_MATERIAL TO PROCESS_
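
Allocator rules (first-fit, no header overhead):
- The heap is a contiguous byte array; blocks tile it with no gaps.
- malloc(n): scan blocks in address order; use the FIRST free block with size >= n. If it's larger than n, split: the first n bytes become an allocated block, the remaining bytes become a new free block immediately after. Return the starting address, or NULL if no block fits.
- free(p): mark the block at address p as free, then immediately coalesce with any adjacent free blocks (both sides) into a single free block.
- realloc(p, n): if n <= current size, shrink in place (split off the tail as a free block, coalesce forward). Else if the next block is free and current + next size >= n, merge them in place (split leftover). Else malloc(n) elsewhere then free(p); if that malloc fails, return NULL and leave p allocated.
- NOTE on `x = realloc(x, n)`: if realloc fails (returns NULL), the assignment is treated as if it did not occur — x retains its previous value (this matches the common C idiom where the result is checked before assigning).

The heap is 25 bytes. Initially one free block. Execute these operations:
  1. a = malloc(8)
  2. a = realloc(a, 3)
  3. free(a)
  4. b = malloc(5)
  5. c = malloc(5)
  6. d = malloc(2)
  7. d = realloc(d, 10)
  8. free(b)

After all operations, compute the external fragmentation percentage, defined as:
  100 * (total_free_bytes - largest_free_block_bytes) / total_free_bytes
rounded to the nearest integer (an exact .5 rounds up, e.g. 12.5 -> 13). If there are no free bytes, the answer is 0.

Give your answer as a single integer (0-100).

Answer: 50

Derivation:
Op 1: a = malloc(8) -> a = 0; heap: [0-7 ALLOC][8-24 FREE]
Op 2: a = realloc(a, 3) -> a = 0; heap: [0-2 ALLOC][3-24 FREE]
Op 3: free(a) -> (freed a); heap: [0-24 FREE]
Op 4: b = malloc(5) -> b = 0; heap: [0-4 ALLOC][5-24 FREE]
Op 5: c = malloc(5) -> c = 5; heap: [0-4 ALLOC][5-9 ALLOC][10-24 FREE]
Op 6: d = malloc(2) -> d = 10; heap: [0-4 ALLOC][5-9 ALLOC][10-11 ALLOC][12-24 FREE]
Op 7: d = realloc(d, 10) -> d = 10; heap: [0-4 ALLOC][5-9 ALLOC][10-19 ALLOC][20-24 FREE]
Op 8: free(b) -> (freed b); heap: [0-4 FREE][5-9 ALLOC][10-19 ALLOC][20-24 FREE]
Free blocks: [5 5] total_free=10 largest=5 -> 100*(10-5)/10 = 500/10 = 50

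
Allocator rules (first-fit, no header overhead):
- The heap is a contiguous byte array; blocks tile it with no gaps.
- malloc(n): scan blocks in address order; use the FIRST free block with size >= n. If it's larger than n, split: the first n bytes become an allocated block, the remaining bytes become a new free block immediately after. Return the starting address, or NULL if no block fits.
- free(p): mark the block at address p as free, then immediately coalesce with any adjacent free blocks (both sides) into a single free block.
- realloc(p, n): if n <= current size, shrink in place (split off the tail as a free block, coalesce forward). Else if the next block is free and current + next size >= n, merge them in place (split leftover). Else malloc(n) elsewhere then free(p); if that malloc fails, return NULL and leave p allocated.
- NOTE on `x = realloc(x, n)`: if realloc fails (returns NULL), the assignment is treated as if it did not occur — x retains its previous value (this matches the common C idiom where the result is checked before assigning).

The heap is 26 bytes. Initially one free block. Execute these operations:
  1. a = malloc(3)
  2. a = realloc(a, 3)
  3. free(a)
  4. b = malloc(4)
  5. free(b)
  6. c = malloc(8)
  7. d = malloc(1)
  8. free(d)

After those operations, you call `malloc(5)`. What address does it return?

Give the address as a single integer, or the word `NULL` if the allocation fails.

Op 1: a = malloc(3) -> a = 0; heap: [0-2 ALLOC][3-25 FREE]
Op 2: a = realloc(a, 3) -> a = 0; heap: [0-2 ALLOC][3-25 FREE]
Op 3: free(a) -> (freed a); heap: [0-25 FREE]
Op 4: b = malloc(4) -> b = 0; heap: [0-3 ALLOC][4-25 FREE]
Op 5: free(b) -> (freed b); heap: [0-25 FREE]
Op 6: c = malloc(8) -> c = 0; heap: [0-7 ALLOC][8-25 FREE]
Op 7: d = malloc(1) -> d = 8; heap: [0-7 ALLOC][8-8 ALLOC][9-25 FREE]
Op 8: free(d) -> (freed d); heap: [0-7 ALLOC][8-25 FREE]
malloc(5): first-fit scan over [0-7 ALLOC][8-25 FREE] -> 8

Answer: 8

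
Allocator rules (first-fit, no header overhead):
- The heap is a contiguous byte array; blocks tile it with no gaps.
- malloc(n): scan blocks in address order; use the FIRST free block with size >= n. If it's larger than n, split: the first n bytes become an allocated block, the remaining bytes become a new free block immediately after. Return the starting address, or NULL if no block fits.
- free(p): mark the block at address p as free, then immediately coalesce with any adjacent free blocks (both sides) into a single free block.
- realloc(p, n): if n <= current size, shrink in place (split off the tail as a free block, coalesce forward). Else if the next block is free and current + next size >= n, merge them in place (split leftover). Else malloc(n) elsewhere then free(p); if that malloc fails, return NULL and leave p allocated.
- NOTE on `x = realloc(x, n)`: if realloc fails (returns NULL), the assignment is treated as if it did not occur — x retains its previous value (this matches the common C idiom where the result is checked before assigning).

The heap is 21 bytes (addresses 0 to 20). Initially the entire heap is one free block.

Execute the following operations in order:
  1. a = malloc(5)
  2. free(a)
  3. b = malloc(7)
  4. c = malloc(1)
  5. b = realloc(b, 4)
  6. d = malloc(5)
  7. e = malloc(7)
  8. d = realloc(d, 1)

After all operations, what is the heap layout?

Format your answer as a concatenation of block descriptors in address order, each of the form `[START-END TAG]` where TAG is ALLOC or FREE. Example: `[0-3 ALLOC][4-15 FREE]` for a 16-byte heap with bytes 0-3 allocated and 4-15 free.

Op 1: a = malloc(5) -> a = 0; heap: [0-4 ALLOC][5-20 FREE]
Op 2: free(a) -> (freed a); heap: [0-20 FREE]
Op 3: b = malloc(7) -> b = 0; heap: [0-6 ALLOC][7-20 FREE]
Op 4: c = malloc(1) -> c = 7; heap: [0-6 ALLOC][7-7 ALLOC][8-20 FREE]
Op 5: b = realloc(b, 4) -> b = 0; heap: [0-3 ALLOC][4-6 FREE][7-7 ALLOC][8-20 FREE]
Op 6: d = malloc(5) -> d = 8; heap: [0-3 ALLOC][4-6 FREE][7-7 ALLOC][8-12 ALLOC][13-20 FREE]
Op 7: e = malloc(7) -> e = 13; heap: [0-3 ALLOC][4-6 FREE][7-7 ALLOC][8-12 ALLOC][13-19 ALLOC][20-20 FREE]
Op 8: d = realloc(d, 1) -> d = 8; heap: [0-3 ALLOC][4-6 FREE][7-7 ALLOC][8-8 ALLOC][9-12 FREE][13-19 ALLOC][20-20 FREE]

Answer: [0-3 ALLOC][4-6 FREE][7-7 ALLOC][8-8 ALLOC][9-12 FREE][13-19 ALLOC][20-20 FREE]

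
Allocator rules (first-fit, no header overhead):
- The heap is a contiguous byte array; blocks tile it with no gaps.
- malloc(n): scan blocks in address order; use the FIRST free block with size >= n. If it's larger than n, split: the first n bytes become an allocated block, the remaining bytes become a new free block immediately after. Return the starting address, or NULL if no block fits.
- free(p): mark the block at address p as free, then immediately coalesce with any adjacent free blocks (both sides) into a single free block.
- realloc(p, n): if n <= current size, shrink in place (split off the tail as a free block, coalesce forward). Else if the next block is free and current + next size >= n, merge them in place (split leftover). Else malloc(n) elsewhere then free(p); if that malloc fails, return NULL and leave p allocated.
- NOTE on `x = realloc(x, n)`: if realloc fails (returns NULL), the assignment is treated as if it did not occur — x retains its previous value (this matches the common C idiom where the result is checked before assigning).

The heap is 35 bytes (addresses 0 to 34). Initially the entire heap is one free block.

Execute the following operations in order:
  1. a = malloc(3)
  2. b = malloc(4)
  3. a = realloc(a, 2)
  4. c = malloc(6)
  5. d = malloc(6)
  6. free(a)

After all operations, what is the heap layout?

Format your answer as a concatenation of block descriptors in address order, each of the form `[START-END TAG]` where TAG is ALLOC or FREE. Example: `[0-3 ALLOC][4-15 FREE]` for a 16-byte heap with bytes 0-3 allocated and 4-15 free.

Op 1: a = malloc(3) -> a = 0; heap: [0-2 ALLOC][3-34 FREE]
Op 2: b = malloc(4) -> b = 3; heap: [0-2 ALLOC][3-6 ALLOC][7-34 FREE]
Op 3: a = realloc(a, 2) -> a = 0; heap: [0-1 ALLOC][2-2 FREE][3-6 ALLOC][7-34 FREE]
Op 4: c = malloc(6) -> c = 7; heap: [0-1 ALLOC][2-2 FREE][3-6 ALLOC][7-12 ALLOC][13-34 FREE]
Op 5: d = malloc(6) -> d = 13; heap: [0-1 ALLOC][2-2 FREE][3-6 ALLOC][7-12 ALLOC][13-18 ALLOC][19-34 FREE]
Op 6: free(a) -> (freed a); heap: [0-2 FREE][3-6 ALLOC][7-12 ALLOC][13-18 ALLOC][19-34 FREE]

Answer: [0-2 FREE][3-6 ALLOC][7-12 ALLOC][13-18 ALLOC][19-34 FREE]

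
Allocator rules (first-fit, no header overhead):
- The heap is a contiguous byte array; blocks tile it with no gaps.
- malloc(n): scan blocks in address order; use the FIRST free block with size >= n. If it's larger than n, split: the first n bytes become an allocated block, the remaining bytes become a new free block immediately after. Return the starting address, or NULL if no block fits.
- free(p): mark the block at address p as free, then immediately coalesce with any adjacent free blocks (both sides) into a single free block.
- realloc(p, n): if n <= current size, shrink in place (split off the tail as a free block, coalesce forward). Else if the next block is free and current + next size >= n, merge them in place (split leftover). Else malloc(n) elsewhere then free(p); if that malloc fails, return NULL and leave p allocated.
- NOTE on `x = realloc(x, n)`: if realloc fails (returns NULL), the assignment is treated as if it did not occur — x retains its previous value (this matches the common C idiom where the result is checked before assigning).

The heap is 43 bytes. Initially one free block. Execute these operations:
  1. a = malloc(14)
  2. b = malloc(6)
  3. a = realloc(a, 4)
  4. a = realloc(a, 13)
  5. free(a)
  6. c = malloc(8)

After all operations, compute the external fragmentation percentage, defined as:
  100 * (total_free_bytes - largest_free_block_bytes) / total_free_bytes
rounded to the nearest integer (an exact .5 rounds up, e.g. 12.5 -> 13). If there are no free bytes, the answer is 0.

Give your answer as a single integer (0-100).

Answer: 21

Derivation:
Op 1: a = malloc(14) -> a = 0; heap: [0-13 ALLOC][14-42 FREE]
Op 2: b = malloc(6) -> b = 14; heap: [0-13 ALLOC][14-19 ALLOC][20-42 FREE]
Op 3: a = realloc(a, 4) -> a = 0; heap: [0-3 ALLOC][4-13 FREE][14-19 ALLOC][20-42 FREE]
Op 4: a = realloc(a, 13) -> a = 0; heap: [0-12 ALLOC][13-13 FREE][14-19 ALLOC][20-42 FREE]
Op 5: free(a) -> (freed a); heap: [0-13 FREE][14-19 ALLOC][20-42 FREE]
Op 6: c = malloc(8) -> c = 0; heap: [0-7 ALLOC][8-13 FREE][14-19 ALLOC][20-42 FREE]
Free blocks: [6 23] total_free=29 largest=23 -> 100*(29-23)/29 = 600/29 ≈ 20.690 -> rounds to 21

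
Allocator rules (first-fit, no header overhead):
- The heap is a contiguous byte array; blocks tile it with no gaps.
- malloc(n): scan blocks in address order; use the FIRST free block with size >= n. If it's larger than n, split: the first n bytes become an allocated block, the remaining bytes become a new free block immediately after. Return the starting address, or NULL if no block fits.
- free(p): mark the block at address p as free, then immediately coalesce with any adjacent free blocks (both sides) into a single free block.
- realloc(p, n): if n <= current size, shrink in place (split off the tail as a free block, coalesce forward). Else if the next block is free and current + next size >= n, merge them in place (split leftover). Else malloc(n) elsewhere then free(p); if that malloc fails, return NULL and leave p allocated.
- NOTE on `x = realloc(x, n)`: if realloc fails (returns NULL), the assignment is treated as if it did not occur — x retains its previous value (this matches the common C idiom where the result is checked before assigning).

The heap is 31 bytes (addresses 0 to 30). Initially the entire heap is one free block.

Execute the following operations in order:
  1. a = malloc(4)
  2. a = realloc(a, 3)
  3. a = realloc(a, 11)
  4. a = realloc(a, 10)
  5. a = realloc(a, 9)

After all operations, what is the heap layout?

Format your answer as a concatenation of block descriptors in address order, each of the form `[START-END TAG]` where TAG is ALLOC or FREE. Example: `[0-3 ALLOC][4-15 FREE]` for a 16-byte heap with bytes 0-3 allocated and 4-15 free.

Answer: [0-8 ALLOC][9-30 FREE]

Derivation:
Op 1: a = malloc(4) -> a = 0; heap: [0-3 ALLOC][4-30 FREE]
Op 2: a = realloc(a, 3) -> a = 0; heap: [0-2 ALLOC][3-30 FREE]
Op 3: a = realloc(a, 11) -> a = 0; heap: [0-10 ALLOC][11-30 FREE]
Op 4: a = realloc(a, 10) -> a = 0; heap: [0-9 ALLOC][10-30 FREE]
Op 5: a = realloc(a, 9) -> a = 0; heap: [0-8 ALLOC][9-30 FREE]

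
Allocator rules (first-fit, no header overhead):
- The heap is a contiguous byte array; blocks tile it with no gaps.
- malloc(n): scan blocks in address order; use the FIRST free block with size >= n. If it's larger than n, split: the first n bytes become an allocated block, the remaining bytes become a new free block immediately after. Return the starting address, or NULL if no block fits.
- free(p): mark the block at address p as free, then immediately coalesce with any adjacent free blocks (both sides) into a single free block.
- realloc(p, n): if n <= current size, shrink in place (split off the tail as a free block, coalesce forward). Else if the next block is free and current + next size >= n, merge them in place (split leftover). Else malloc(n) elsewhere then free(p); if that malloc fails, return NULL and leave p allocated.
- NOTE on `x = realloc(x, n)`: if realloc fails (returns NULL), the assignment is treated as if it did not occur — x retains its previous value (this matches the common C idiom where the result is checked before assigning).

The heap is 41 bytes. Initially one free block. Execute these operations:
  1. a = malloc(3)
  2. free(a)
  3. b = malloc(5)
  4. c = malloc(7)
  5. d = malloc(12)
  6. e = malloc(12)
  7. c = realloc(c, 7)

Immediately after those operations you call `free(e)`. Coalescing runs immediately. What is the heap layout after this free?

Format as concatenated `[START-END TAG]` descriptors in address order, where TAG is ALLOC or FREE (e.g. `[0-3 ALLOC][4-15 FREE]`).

Answer: [0-4 ALLOC][5-11 ALLOC][12-23 ALLOC][24-40 FREE]

Derivation:
Op 1: a = malloc(3) -> a = 0; heap: [0-2 ALLOC][3-40 FREE]
Op 2: free(a) -> (freed a); heap: [0-40 FREE]
Op 3: b = malloc(5) -> b = 0; heap: [0-4 ALLOC][5-40 FREE]
Op 4: c = malloc(7) -> c = 5; heap: [0-4 ALLOC][5-11 ALLOC][12-40 FREE]
Op 5: d = malloc(12) -> d = 12; heap: [0-4 ALLOC][5-11 ALLOC][12-23 ALLOC][24-40 FREE]
Op 6: e = malloc(12) -> e = 24; heap: [0-4 ALLOC][5-11 ALLOC][12-23 ALLOC][24-35 ALLOC][36-40 FREE]
Op 7: c = realloc(c, 7) -> c = 5; heap: [0-4 ALLOC][5-11 ALLOC][12-23 ALLOC][24-35 ALLOC][36-40 FREE]
free(e): e = 24 -> block [24-35 ALLOC]; mark free, coalesce with adjacent free neighbors -> [0-4 ALLOC][5-11 ALLOC][12-23 ALLOC][24-40 FREE]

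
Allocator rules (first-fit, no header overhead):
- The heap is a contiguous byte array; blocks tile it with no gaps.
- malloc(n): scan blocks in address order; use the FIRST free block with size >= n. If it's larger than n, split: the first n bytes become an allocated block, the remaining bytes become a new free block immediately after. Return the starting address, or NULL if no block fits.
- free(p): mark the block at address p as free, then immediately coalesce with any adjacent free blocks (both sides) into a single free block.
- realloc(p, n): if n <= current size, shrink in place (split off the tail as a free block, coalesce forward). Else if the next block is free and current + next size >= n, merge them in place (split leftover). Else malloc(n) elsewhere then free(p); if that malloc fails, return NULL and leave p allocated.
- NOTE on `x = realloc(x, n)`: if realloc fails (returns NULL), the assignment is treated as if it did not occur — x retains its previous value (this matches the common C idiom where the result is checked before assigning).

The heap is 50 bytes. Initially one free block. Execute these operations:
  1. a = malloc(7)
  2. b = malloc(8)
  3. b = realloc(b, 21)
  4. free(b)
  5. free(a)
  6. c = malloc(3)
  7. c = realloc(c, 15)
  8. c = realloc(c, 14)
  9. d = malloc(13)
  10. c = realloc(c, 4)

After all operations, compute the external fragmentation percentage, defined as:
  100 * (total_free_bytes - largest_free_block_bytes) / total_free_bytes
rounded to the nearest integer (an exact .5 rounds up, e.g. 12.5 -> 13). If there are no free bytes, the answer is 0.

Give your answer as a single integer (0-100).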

_EXERCISE DETAILS_
Output only an exact transcription of the lines above from the one with "5. d = malloc(12)" up to and including the one with "Immediately after those".

_YOUR RESPONSE_
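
  5. d = malloc(12)
  6. e = malloc(12)
  7. c = realloc(c, 7)

Immediately after those operations you call `free(e)`. Coalescing runs immediately. What is the heap layout after this free?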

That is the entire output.